» Problem to solve: When you find the line with "O₂(g) + 4 H⁺(aq) + 4" among the records below, reproduce it and each line after it exactly, ending with the line with "Li⁺(aq) + e⁻".

Stored items:
↓↓↓

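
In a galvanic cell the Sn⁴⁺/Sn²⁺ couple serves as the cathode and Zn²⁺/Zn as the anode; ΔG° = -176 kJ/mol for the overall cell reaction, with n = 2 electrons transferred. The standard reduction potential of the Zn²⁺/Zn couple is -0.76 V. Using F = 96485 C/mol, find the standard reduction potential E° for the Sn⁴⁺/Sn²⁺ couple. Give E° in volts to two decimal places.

+0.15 V

E°cell = −ΔG°/(nF) = −(-176×10³)/((2)(96485)) = +0.912 V.
Since Sn⁴⁺/Sn²⁺ is the cathode and Zn²⁺/Zn the anode, E°cell = E°(Sn⁴⁺/Sn²⁺) − E°(Zn²⁺/Zn).
So E°(Sn⁴⁺/Sn²⁺) = E°cell + E°(Zn²⁺/Zn) = +0.912 + (-0.76) = +0.15 V.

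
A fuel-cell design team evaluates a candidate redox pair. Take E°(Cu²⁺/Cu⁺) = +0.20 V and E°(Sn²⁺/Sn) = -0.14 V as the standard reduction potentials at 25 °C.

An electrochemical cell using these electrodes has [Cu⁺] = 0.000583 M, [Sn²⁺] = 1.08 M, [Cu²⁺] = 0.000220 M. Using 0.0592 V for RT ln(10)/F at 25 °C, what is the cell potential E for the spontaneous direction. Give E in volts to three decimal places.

+0.314 V

Cu²⁺/Cu⁺ is the cathode (higher E°), Sn²⁺/Sn the anode: E°cell = +0.20 − (-0.14) = +0.34 V, n = 2.
Overall: 2 Cu²⁺(aq) + Sn(s) → 2 Cu⁺(aq) + Sn²⁺(aq)
Q = [Cu⁺]^2·[Sn²⁺] / ([Cu²⁺]^2); log Q = 0.880.
E = E° − (0.0592/n) log Q = +0.34 − (0.0592/2)(0.880) = +0.314 V.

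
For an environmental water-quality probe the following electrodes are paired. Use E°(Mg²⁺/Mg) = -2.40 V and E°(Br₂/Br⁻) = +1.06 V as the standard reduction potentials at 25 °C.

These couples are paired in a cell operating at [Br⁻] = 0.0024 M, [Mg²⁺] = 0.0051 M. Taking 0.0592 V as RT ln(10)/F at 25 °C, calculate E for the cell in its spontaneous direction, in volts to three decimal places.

+3.683 V

Br₂/Br⁻ is the cathode (higher E°), Mg²⁺/Mg the anode: E°cell = +1.06 − (-2.40) = +3.46 V, n = 2.
Overall: Br₂(l) + Mg(s) → 2 Br⁻(aq) + Mg²⁺(aq)
Q = [Br⁻]^2·[Mg²⁺]; log Q = -7.532.
E = E° − (0.0592/n) log Q = +3.46 − (0.0592/2)(-7.532) = +3.683 V.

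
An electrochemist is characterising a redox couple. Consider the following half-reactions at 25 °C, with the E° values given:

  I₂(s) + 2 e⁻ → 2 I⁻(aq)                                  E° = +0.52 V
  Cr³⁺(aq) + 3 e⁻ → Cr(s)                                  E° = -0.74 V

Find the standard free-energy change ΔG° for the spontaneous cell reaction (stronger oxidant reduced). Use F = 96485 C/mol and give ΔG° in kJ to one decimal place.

-729.4 kJ

I₂/I⁻ (E° = +0.52 V) is the cathode; Cr³⁺/Cr (E° = -0.74 V) is the anode, so E°cell = +1.26 V.
Balancing electrons gives n = 6 (lcm of 2 and 3).
ΔG° = −nFE° = −(6)(96485)(+1.26) = -729,427 J = -729.4 kJ.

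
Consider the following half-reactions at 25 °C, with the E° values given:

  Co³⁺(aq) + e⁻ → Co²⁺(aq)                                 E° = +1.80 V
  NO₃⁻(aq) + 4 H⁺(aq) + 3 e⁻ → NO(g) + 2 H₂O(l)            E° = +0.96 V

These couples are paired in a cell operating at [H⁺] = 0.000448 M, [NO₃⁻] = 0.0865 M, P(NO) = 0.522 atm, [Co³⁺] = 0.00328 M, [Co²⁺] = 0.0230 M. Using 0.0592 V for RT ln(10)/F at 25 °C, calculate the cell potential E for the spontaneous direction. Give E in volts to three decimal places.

+1.070 V

Co³⁺/Co²⁺ is the cathode (higher E°), NO₃⁻/NO the anode: E°cell = +1.80 − (+0.96) = +0.84 V, n = 3.
Overall: 3 Co³⁺(aq) + NO(g) + 2 H₂O(l) → 3 Co²⁺(aq) + NO₃⁻(aq) + 4 H⁺(aq)
Q = [Co²⁺]^3·[NO₃⁻]·[H⁺]^4 / ([Co³⁺]^3·P(NO)); log Q = -11.638.
E = E° − (0.0592/n) log Q = +0.84 − (0.0592/3)(-11.638) = +1.070 V.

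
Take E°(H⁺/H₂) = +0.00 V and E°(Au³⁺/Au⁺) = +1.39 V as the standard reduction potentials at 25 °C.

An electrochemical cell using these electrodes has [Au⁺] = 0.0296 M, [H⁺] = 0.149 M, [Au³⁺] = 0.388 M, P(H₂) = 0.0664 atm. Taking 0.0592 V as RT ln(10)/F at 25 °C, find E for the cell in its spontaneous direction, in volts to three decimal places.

Au³⁺/Au⁺ is the cathode (higher E°), H⁺/H₂ the anode: E°cell = +1.39 − (+0.00) = +1.39 V, n = 2.
Overall: Au³⁺(aq) + H₂(g) → Au⁺(aq) + 2 H⁺(aq)
Q = [Au⁺]·[H⁺]^2 / ([Au³⁺]·P(H₂)); log Q = -1.593.
E = E° − (0.0592/n) log Q = +1.39 − (0.0592/2)(-1.593) = +1.437 V.

+1.437 V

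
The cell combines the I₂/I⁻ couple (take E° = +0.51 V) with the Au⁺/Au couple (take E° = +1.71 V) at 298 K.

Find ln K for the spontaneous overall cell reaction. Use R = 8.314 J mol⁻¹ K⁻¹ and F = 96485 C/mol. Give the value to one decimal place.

Cathode: Au⁺/Au; anode: I₂/I⁻. E°cell = (+1.71) − (+0.51) = +1.20 V, with n = 2.
ΔG° = −nFE° = −RT ln K, so ln K = nFE°/(RT) = (2)(96485)(+1.20) / ((8.314)(298)) = 93.464.

93.5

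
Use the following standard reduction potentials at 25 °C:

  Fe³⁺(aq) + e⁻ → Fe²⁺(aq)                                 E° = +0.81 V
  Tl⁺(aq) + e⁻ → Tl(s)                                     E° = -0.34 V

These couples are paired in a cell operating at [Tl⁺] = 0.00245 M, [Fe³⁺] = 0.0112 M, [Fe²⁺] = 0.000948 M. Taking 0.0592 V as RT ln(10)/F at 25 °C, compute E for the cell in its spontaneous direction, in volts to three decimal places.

+1.368 V

Fe³⁺/Fe²⁺ is the cathode (higher E°), Tl⁺/Tl the anode: E°cell = +0.81 − (-0.34) = +1.15 V, n = 1.
Overall: Fe³⁺(aq) + Tl(s) → Fe²⁺(aq) + Tl⁺(aq)
Q = [Fe²⁺]·[Tl⁺] / ([Fe³⁺]); log Q = -3.683.
E = E° − (0.0592/n) log Q = +1.15 − (0.0592/1)(-3.683) = +1.368 V.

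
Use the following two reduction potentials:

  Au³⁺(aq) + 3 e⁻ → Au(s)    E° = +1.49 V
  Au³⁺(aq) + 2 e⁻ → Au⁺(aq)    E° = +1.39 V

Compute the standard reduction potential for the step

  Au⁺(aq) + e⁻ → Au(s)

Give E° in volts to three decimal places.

+1.690 V

Sequential free energies add, so n₃E°₃ = n₁E°₁ + n₂E°₂.
With n₃ = 3, and the known step contributing 2×(+1.39) V, the unknown satisfies 1·E° = 3×(+1.49) − 2×(+1.39) = +1.690.
E° = +1.690 / 1 = +1.690 V.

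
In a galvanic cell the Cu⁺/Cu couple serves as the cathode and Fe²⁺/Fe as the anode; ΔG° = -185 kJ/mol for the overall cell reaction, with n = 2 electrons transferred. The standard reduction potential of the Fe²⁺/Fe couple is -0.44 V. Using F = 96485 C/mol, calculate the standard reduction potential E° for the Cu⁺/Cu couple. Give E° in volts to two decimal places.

+0.52 V

E°cell = −ΔG°/(nF) = −(-185×10³)/((2)(96485)) = +0.959 V.
Since Cu⁺/Cu is the cathode and Fe²⁺/Fe the anode, E°cell = E°(Cu⁺/Cu) − E°(Fe²⁺/Fe).
So E°(Cu⁺/Cu) = E°cell + E°(Fe²⁺/Fe) = +0.959 + (-0.44) = +0.52 V.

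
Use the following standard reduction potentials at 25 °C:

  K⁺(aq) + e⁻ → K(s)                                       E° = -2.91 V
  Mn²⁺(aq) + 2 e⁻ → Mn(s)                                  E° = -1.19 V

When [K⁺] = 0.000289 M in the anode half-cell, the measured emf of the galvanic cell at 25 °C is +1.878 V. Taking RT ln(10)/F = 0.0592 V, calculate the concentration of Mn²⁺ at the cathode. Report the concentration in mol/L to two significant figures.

0.018 M

Mn²⁺/Mn is the cathode, K⁺/K the anode: E°cell = +1.72 V, n = 2.
Overall reaction: Mn²⁺(aq) + 2 K(s) → Mn(s) + 2 K⁺(aq); Q = [K⁺]^2/[Mn²⁺]^1.
From E = E° − (0.0592/n) log Q: log Q = (E° − E)·n/0.0592 = (+1.72 − (+1.878))·2/0.0592 = -5.3378.
So 1·log[Mn²⁺] = 2·log(0.000289) − log Q = -7.0782 − (-5.3378) = -1.7404; [Mn²⁺] = 10^(-1.7404) ≈ 0.018 M.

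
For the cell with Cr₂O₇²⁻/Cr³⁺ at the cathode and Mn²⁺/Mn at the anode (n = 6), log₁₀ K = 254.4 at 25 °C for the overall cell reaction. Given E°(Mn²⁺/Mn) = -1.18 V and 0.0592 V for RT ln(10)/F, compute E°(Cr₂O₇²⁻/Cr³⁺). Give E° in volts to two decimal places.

+1.33 V

E°cell = (0.0592/n)·log K = (0.0592/6)(254.4) = +2.510 V.
Since Cr₂O₇²⁻/Cr³⁺ is the cathode and Mn²⁺/Mn the anode, E°cell = E°(Cr₂O₇²⁻/Cr³⁺) − E°(Mn²⁺/Mn).
So E°(Cr₂O₇²⁻/Cr³⁺) = E°cell + E°(Mn²⁺/Mn) = +2.510 + (-1.18) = +1.33 V.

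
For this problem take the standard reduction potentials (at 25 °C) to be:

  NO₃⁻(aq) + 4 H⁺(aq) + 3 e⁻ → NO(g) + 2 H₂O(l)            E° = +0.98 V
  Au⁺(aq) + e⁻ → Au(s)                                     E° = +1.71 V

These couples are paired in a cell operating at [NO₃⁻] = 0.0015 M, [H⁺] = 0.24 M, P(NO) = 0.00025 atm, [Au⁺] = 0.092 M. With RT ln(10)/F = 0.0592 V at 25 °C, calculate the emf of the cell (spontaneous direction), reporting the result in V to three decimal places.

+0.702 V

Au⁺/Au is the cathode (higher E°), NO₃⁻/NO the anode: E°cell = +1.71 − (+0.98) = +0.73 V, n = 3.
Overall: 3 Au⁺(aq) + NO(g) + 2 H₂O(l) → 3 Au(s) + NO₃⁻(aq) + 4 H⁺(aq)
Q = [NO₃⁻]·[H⁺]^4 / ([Au⁺]^3·P(NO)); log Q = 1.408.
E = E° − (0.0592/n) log Q = +0.73 − (0.0592/3)(1.408) = +0.702 V.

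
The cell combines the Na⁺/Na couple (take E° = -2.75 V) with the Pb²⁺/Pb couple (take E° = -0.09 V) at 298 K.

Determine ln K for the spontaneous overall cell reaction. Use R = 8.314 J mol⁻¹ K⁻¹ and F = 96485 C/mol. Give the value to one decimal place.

207.2

Cathode: Pb²⁺/Pb; anode: Na⁺/Na. E°cell = (-0.09) − (-2.75) = +2.66 V, with n = 2.
ΔG° = −nFE° = −RT ln K, so ln K = nFE°/(RT) = (2)(96485)(+2.66) / ((8.314)(298)) = 207.179.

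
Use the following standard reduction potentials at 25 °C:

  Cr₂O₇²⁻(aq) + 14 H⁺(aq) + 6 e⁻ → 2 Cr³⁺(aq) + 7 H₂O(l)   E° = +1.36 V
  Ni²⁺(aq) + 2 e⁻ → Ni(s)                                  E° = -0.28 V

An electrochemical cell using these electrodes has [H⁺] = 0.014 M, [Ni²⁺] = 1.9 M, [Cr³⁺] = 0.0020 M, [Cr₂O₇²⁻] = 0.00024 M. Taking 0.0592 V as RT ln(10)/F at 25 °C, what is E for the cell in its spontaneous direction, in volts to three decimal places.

+1.393 V

Cr₂O₇²⁻/Cr³⁺ is the cathode (higher E°), Ni²⁺/Ni the anode: E°cell = +1.36 − (-0.28) = +1.64 V, n = 6.
Overall: Cr₂O₇²⁻(aq) + 14 H⁺(aq) + 3 Ni(s) → 2 Cr³⁺(aq) + 7 H₂O(l) + 3 Ni²⁺(aq)
Q = [Cr³⁺]^2·[Ni²⁺]^3 / ([Cr₂O₇²⁻]·[H⁺]^14); log Q = 25.012.
E = E° − (0.0592/n) log Q = +1.64 − (0.0592/6)(25.012) = +1.393 V.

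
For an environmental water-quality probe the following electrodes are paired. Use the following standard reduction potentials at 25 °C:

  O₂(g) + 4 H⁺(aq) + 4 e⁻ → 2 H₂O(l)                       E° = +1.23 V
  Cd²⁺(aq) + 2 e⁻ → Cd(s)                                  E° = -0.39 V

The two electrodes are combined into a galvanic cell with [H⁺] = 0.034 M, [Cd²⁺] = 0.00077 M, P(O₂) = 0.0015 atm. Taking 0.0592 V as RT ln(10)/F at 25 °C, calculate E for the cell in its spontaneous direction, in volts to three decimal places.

+1.583 V

O₂/H₂O is the cathode (higher E°), Cd²⁺/Cd the anode: E°cell = +1.23 − (-0.39) = +1.62 V, n = 4.
Overall: O₂(g) + 4 H⁺(aq) + 2 Cd(s) → 2 H₂O(l) + 2 Cd²⁺(aq)
Q = [Cd²⁺]^2 / (P(O₂)·[H⁺]^4); log Q = 2.471.
E = E° − (0.0592/n) log Q = +1.62 − (0.0592/4)(2.471) = +1.583 V.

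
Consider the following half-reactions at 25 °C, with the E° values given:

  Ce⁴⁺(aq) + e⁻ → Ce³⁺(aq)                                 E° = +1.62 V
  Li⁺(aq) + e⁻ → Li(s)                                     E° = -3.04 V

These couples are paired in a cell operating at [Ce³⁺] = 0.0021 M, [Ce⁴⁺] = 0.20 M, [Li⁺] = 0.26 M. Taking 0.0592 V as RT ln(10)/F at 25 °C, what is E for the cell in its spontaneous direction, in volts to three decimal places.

Ce⁴⁺/Ce³⁺ is the cathode (higher E°), Li⁺/Li the anode: E°cell = +1.62 − (-3.04) = +4.66 V, n = 1.
Overall: Ce⁴⁺(aq) + Li(s) → Ce³⁺(aq) + Li⁺(aq)
Q = [Ce³⁺]·[Li⁺] / ([Ce⁴⁺]); log Q = -2.564.
E = E° − (0.0592/n) log Q = +4.66 − (0.0592/1)(-2.564) = +4.812 V.

+4.812 V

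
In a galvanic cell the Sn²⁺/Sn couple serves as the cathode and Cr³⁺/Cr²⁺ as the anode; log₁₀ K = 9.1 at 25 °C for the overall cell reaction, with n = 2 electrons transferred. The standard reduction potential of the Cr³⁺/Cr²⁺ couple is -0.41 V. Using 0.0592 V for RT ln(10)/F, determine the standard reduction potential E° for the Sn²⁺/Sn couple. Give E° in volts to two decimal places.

E°cell = (0.0592/n)·log K = (0.0592/2)(9.1) = +0.269 V.
Since Sn²⁺/Sn is the cathode and Cr³⁺/Cr²⁺ the anode, E°cell = E°(Sn²⁺/Sn) − E°(Cr³⁺/Cr²⁺).
So E°(Sn²⁺/Sn) = E°cell + E°(Cr³⁺/Cr²⁺) = +0.269 + (-0.41) = -0.14 V.

-0.14 V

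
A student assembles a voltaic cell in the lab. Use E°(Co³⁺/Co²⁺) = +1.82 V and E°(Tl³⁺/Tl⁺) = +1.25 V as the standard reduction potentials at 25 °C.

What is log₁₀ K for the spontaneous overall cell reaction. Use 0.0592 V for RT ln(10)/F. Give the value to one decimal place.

19.3

Cathode: Co³⁺/Co²⁺; anode: Tl³⁺/Tl⁺. E°cell = +0.57 V, n = 2.
log K = nE°cell / 0.0592 = (2)(+0.57) / 0.0592 = 19.3.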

↑↑↑

» Reply:
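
  O₂(g) + 4 H⁺(aq) + 4 e⁻ → 2 H₂O(l)                       E° = +1.23 V
  Cd²⁺(aq) + 2 e⁻ → Cd(s)                                  E° = -0.39 V

The two electrodes are combined into a galvanic cell with [H⁺] = 0.034 M, [Cd²⁺] = 0.00077 M, P(O₂) = 0.0015 atm. Taking 0.0592 V as RT ln(10)/F at 25 °C, calculate E for the cell in its spontaneous direction, in volts to three decimal places.

+1.583 V

O₂/H₂O is the cathode (higher E°), Cd²⁺/Cd the anode: E°cell = +1.23 − (-0.39) = +1.62 V, n = 4.
Overall: O₂(g) + 4 H⁺(aq) + 2 Cd(s) → 2 H₂O(l) + 2 Cd²⁺(aq)
Q = [Cd²⁺]^2 / (P(O₂)·[H⁺]^4); log Q = 2.471.
E = E° − (0.0592/n) log Q = +1.62 − (0.0592/4)(2.471) = +1.583 V.

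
Consider the following half-reactions at 25 °C, with the E° values given:

  Ce⁴⁺(aq) + e⁻ → Ce³⁺(aq)                                 E° = +1.62 V
  Li⁺(aq) + e⁻ → Li(s)                                     E° = -3.04 V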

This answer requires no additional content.